Task brief: All of the data below should be written out exactly.

[Provided data — start]

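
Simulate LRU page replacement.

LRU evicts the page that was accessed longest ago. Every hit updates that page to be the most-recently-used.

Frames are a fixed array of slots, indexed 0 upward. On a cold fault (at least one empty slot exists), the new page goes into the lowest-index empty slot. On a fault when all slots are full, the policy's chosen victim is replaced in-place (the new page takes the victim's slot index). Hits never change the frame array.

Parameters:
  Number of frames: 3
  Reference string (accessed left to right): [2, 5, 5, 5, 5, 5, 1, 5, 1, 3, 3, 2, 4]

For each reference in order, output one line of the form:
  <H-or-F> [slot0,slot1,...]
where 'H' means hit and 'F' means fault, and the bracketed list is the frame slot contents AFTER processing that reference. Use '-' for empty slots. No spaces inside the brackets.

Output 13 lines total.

F [2,-,-]
F [2,5,-]
H [2,5,-]
H [2,5,-]
H [2,5,-]
H [2,5,-]
F [2,5,1]
H [2,5,1]
H [2,5,1]
F [3,5,1]
H [3,5,1]
F [3,2,1]
F [3,2,4]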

[Provided data — finish]

Response to the task:
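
Simulate LRU page replacement.

LRU evicts the page that was accessed longest ago. Every hit updates that page to be the most-recently-used.

Frames are a fixed array of slots, indexed 0 upward. On a cold fault (at least one empty slot exists), the new page goes into the lowest-index empty slot. On a fault when all slots are full, the policy's chosen victim is replaced in-place (the new page takes the victim's slot index). Hits never change the frame array.

Parameters:
  Number of frames: 3
  Reference string (accessed left to right): [2, 5, 5, 5, 5, 5, 1, 5, 1, 3, 3, 2, 4]

For each reference in order, output one line of the form:
  <H-or-F> [slot0,slot1,...]
where 'H' means hit and 'F' means fault, and the bracketed list is the frame slot contents AFTER processing that reference. Use '-' for empty slots. No spaces inside the brackets.

Output 13 lines total.

F [2,-,-]
F [2,5,-]
H [2,5,-]
H [2,5,-]
H [2,5,-]
H [2,5,-]
F [2,5,1]
H [2,5,1]
H [2,5,1]
F [3,5,1]
H [3,5,1]
F [3,2,1]
F [3,2,4]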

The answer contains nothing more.